The records follow. Copy each one exactly.
[Study material — start]
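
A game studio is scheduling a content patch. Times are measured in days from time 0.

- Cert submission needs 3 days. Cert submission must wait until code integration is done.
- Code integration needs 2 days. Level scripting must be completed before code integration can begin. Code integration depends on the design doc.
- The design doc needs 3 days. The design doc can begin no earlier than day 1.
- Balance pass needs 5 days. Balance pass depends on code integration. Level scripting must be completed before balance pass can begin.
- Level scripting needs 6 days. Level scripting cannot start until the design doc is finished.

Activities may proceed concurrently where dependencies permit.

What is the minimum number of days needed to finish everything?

The design doc waits on its own release at day 1, so it starts at day 1 and finishes at 1 + 3 = day 4.
After the design doc (finishes day 4), level scripting can start at day 4 and finishes at day 10.
For code integration: level scripting (finishes day 10); the design doc (finishes day 4). Taking the maximum gives a start of day 10, and it finishes at 10 + 2 = day 12.
After code integration (finishes day 12), cert submission can start at day 12 and finishes at day 15.
Balance pass has to wait for code integration (finishes day 12); level scripting (finishes day 10). The latest of these is day 12, so balance pass runs day 12 to 12 + 5 = day 17.
All tasks are finished once the last one completes. Finish times: The design doc at 4, Level scripting at 10, Code integration at 12, Balance pass at 17, Cert submission at 15. The latest is day 17.

17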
[Study material — finish]
_Reply_
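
A game studio is scheduling a content patch. Times are measured in days from time 0.

- Cert submission needs 3 days. Cert submission must wait until code integration is done.
- Code integration needs 2 days. Level scripting must be completed before code integration can begin. Code integration depends on the design doc.
- The design doc needs 3 days. The design doc can begin no earlier than day 1.
- Balance pass needs 5 days. Balance pass depends on code integration. Level scripting must be completed before balance pass can begin.
- Level scripting needs 6 days. Level scripting cannot start until the design doc is finished.

Activities may proceed concurrently where dependencies permit.

What is the minimum number of days needed to finish everything?

The design doc waits on its own release at day 1, so it starts at day 1 and finishes at 1 + 3 = day 4.
After the design doc (finishes day 4), level scripting can start at day 4 and finishes at day 10.
For code integration: level scripting (finishes day 10); the design doc (finishes day 4). Taking the maximum gives a start of day 10, and it finishes at 10 + 2 = day 12.
After code integration (finishes day 12), cert submission can start at day 12 and finishes at day 15.
Balance pass has to wait for code integration (finishes day 12); level scripting (finishes day 10). The latest of these is day 12, so balance pass runs day 12 to 12 + 5 = day 17.
All tasks are finished once the last one completes. Finish times: The design doc at 4, Level scripting at 10, Code integration at 12, Balance pass at 17, Cert submission at 15. The latest is day 17.

17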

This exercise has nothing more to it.